*RECORDS FOR THIS EXERCISE:*

# # # # #

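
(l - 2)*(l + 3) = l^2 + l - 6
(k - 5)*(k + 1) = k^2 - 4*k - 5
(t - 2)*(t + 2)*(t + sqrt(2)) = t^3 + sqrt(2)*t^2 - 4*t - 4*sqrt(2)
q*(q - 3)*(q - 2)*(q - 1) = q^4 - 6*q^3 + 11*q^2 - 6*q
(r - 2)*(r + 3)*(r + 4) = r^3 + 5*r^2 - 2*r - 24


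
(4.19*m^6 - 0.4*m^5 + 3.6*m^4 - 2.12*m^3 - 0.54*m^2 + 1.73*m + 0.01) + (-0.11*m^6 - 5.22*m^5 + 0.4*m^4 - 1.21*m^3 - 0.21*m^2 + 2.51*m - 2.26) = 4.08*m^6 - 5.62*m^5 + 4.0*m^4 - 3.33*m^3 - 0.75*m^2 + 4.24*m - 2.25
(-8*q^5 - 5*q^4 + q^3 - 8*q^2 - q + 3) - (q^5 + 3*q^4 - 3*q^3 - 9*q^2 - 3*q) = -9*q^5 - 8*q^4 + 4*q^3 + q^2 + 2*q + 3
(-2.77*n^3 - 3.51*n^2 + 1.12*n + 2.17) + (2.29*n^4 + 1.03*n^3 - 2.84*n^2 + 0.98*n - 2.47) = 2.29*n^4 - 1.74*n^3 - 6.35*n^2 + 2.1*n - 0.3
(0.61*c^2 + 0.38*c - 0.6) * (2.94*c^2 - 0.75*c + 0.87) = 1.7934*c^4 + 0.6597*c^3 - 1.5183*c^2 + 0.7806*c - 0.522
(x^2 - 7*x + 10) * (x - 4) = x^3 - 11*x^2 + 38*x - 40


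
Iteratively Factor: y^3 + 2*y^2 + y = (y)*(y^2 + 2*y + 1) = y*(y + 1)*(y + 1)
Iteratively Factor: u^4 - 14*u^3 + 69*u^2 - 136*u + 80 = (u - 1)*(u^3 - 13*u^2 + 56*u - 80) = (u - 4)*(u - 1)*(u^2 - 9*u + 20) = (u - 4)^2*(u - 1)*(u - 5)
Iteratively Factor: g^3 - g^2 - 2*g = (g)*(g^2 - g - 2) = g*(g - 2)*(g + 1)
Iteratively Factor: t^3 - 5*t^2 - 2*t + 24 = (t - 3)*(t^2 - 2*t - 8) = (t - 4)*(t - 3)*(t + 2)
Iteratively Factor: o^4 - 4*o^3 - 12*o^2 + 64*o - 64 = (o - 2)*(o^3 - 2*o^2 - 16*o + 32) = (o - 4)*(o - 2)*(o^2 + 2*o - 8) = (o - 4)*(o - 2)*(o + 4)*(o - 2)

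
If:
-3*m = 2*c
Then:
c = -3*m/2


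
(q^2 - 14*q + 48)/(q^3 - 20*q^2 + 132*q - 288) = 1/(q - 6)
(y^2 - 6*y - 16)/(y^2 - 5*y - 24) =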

# # # # #

*PROBLEM DETAILS:*
Each line of the listing above that contains the word "Factor" is to be copied.

*TASK ANSWER:*
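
Iteratively Factor: y^3 + 2*y^2 + y = (y)*(y^2 + 2*y + 1) = y*(y + 1)*(y + 1)
Iteratively Factor: u^4 - 14*u^3 + 69*u^2 - 136*u + 80 = (u - 1)*(u^3 - 13*u^2 + 56*u - 80) = (u - 4)*(u - 1)*(u^2 - 9*u + 20) = (u - 4)^2*(u - 1)*(u - 5)
Iteratively Factor: g^3 - g^2 - 2*g = (g)*(g^2 - g - 2) = g*(g - 2)*(g + 1)
Iteratively Factor: t^3 - 5*t^2 - 2*t + 24 = (t - 3)*(t^2 - 2*t - 8) = (t - 4)*(t - 3)*(t + 2)
Iteratively Factor: o^4 - 4*o^3 - 12*o^2 + 64*o - 64 = (o - 2)*(o^3 - 2*o^2 - 16*o + 32) = (o - 4)*(o - 2)*(o^2 + 2*o - 8) = (o - 4)*(o - 2)*(o + 4)*(o - 2)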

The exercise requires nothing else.